**About this exercise:** Beneath this task are records; print exactly the stretch of them from the line with "Between 2200 and" through the line with "From 1874 to", both ends included.

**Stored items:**
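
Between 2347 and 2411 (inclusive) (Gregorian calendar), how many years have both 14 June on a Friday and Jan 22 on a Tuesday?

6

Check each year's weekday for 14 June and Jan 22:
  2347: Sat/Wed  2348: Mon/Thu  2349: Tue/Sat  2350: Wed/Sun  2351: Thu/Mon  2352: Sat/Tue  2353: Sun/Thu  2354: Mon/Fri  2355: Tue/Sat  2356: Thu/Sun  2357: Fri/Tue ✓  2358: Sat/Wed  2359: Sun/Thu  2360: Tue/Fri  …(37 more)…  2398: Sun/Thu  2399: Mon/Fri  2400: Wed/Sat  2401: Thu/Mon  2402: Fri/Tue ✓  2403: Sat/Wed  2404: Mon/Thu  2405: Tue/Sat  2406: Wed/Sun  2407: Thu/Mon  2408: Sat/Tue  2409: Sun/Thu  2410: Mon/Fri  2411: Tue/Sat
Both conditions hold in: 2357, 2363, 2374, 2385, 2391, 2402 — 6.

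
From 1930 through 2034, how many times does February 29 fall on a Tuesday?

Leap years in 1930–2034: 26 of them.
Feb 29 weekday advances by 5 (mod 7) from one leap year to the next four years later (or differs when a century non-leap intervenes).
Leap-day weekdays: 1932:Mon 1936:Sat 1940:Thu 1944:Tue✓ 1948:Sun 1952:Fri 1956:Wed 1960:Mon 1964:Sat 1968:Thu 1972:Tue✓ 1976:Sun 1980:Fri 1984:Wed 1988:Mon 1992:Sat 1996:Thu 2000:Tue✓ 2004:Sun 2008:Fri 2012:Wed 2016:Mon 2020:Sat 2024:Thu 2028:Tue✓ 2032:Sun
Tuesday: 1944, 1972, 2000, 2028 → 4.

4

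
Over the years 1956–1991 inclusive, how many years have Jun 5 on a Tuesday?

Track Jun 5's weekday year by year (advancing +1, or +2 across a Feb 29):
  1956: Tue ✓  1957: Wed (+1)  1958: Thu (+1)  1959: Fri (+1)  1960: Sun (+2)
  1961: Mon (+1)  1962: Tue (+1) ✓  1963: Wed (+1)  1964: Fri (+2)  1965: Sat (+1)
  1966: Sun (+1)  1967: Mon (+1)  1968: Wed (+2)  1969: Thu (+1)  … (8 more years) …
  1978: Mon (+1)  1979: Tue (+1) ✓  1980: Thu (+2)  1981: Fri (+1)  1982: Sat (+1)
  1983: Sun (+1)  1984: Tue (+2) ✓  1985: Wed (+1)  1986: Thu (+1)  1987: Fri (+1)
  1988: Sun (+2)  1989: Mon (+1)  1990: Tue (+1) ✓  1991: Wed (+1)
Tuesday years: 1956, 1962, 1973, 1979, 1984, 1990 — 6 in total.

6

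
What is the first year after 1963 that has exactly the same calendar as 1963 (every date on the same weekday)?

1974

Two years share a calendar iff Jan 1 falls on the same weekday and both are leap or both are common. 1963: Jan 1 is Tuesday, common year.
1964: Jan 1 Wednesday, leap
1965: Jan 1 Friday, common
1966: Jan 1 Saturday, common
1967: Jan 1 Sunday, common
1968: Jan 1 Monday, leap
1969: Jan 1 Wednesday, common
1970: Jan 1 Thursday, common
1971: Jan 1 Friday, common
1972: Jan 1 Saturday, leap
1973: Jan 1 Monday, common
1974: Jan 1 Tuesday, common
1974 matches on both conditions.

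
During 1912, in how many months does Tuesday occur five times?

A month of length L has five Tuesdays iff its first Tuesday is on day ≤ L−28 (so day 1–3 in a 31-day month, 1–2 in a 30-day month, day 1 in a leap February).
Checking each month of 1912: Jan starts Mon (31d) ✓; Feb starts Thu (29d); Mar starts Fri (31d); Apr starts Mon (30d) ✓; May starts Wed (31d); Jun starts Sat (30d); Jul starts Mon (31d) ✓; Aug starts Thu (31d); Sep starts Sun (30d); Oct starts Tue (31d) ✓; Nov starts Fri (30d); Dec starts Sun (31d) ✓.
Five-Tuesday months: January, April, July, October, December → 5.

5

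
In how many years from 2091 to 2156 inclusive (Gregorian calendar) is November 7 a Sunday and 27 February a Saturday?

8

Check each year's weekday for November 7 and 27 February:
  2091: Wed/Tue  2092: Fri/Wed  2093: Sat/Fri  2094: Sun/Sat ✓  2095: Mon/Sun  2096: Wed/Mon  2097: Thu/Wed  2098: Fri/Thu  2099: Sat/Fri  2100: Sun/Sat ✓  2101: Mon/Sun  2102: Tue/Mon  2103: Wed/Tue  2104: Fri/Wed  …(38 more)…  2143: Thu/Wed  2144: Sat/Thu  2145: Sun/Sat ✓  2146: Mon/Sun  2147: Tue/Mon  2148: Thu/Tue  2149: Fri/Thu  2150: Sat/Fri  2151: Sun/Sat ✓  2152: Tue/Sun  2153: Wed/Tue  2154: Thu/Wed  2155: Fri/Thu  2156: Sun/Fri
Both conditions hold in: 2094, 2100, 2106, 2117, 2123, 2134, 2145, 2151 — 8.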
==
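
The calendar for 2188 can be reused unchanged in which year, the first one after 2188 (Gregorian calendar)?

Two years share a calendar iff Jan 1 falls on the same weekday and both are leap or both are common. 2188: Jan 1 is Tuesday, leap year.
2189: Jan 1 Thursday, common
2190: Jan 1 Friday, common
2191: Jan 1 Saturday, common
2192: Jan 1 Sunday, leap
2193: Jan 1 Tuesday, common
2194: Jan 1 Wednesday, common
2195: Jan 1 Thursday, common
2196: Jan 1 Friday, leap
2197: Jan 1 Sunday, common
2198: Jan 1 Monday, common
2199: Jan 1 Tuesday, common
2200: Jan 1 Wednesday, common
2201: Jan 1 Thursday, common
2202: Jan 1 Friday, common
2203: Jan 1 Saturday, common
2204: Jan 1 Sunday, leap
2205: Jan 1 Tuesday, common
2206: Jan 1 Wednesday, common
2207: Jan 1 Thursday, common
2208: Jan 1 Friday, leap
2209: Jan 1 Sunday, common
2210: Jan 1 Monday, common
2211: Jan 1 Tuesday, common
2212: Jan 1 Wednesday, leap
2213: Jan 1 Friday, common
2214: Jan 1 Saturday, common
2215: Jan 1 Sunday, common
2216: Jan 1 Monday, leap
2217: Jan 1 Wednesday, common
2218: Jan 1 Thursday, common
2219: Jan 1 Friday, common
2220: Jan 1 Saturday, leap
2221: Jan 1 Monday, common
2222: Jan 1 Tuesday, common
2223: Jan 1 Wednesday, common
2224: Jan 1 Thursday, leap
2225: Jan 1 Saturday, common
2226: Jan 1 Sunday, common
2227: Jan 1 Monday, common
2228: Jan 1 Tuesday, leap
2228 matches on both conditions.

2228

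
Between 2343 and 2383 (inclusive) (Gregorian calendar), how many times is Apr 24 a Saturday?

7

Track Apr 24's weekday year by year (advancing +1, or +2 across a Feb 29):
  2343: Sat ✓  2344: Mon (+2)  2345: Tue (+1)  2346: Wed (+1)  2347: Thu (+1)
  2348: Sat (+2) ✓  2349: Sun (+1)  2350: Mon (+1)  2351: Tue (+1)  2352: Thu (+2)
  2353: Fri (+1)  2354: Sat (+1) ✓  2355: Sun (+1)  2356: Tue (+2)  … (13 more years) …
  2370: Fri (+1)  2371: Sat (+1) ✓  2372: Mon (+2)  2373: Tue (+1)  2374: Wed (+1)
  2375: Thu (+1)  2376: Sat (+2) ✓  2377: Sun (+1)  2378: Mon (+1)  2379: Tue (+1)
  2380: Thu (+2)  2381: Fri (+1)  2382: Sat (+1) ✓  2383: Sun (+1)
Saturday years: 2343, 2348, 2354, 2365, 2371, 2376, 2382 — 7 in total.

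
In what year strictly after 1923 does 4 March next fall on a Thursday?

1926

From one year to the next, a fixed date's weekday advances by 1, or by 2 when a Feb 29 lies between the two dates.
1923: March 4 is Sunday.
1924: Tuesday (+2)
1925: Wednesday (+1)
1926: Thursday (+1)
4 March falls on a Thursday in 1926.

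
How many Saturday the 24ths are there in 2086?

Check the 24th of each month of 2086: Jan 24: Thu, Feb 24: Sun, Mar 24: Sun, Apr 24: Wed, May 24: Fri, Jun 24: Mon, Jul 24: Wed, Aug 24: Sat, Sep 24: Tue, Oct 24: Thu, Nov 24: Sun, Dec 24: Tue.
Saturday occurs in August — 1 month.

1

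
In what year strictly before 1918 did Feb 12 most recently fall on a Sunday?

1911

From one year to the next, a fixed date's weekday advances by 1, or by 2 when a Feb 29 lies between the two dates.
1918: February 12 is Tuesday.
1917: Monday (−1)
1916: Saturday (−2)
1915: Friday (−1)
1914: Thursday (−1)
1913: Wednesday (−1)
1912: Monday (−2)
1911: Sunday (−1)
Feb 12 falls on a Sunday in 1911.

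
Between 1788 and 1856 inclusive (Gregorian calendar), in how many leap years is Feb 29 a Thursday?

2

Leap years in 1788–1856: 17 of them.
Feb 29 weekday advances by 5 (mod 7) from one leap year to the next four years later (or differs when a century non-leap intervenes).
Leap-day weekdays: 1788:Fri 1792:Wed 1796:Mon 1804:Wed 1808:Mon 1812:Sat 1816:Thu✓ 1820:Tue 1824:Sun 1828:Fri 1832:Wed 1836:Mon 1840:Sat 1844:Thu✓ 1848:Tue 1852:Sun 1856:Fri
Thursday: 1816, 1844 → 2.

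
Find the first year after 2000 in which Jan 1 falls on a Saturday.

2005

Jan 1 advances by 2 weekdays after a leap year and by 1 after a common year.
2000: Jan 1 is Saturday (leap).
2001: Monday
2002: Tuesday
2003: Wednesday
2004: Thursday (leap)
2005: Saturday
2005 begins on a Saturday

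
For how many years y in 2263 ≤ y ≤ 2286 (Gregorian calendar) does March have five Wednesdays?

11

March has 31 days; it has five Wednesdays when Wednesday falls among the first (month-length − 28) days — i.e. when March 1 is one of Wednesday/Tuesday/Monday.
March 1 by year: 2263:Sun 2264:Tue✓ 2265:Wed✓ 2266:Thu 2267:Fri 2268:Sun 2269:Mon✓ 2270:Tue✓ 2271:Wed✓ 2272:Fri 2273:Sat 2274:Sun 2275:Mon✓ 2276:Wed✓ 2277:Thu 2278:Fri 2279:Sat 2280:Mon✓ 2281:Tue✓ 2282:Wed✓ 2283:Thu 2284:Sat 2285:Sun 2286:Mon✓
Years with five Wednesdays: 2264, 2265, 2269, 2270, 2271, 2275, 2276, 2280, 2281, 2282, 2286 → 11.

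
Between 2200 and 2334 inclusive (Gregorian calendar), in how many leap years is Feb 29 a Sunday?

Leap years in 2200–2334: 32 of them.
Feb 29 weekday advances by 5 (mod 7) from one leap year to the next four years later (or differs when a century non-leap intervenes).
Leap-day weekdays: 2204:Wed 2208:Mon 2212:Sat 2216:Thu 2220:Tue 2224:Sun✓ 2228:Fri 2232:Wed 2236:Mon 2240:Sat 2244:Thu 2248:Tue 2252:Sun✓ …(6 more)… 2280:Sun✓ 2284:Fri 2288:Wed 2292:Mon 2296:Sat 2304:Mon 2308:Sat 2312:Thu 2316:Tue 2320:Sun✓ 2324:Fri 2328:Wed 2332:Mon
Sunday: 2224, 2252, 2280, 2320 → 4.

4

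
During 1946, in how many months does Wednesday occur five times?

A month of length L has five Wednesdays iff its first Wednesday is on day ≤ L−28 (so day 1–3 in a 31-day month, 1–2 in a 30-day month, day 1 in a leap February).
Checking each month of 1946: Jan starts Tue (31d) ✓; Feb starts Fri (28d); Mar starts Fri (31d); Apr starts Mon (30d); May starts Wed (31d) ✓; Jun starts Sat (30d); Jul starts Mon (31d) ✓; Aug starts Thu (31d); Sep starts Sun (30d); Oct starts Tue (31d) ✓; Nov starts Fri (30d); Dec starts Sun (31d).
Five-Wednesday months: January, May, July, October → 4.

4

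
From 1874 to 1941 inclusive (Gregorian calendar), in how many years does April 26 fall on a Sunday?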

**Final answer:**
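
Between 2200 and 2334 inclusive (Gregorian calendar), in how many leap years is Feb 29 a Sunday?

Leap years in 2200–2334: 32 of them.
Feb 29 weekday advances by 5 (mod 7) from one leap year to the next four years later (or differs when a century non-leap intervenes).
Leap-day weekdays: 2204:Wed 2208:Mon 2212:Sat 2216:Thu 2220:Tue 2224:Sun✓ 2228:Fri 2232:Wed 2236:Mon 2240:Sat 2244:Thu 2248:Tue 2252:Sun✓ …(6 more)… 2280:Sun✓ 2284:Fri 2288:Wed 2292:Mon 2296:Sat 2304:Mon 2308:Sat 2312:Thu 2316:Tue 2320:Sun✓ 2324:Fri 2328:Wed 2332:Mon
Sunday: 2224, 2252, 2280, 2320 → 4.

4

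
During 1946, in how many months does Wednesday occur five times?

A month of length L has five Wednesdays iff its first Wednesday is on day ≤ L−28 (so day 1–3 in a 31-day month, 1–2 in a 30-day month, day 1 in a leap February).
Checking each month of 1946: Jan starts Tue (31d) ✓; Feb starts Fri (28d); Mar starts Fri (31d); Apr starts Mon (30d); May starts Wed (31d) ✓; Jun starts Sat (30d); Jul starts Mon (31d) ✓; Aug starts Thu (31d); Sep starts Sun (30d); Oct starts Tue (31d) ✓; Nov starts Fri (30d); Dec starts Sun (31d).
Five-Wednesday months: January, May, July, October → 4.

4

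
From 1874 to 1941 inclusive (Gregorian calendar), in how many years does April 26 fall on a Sunday?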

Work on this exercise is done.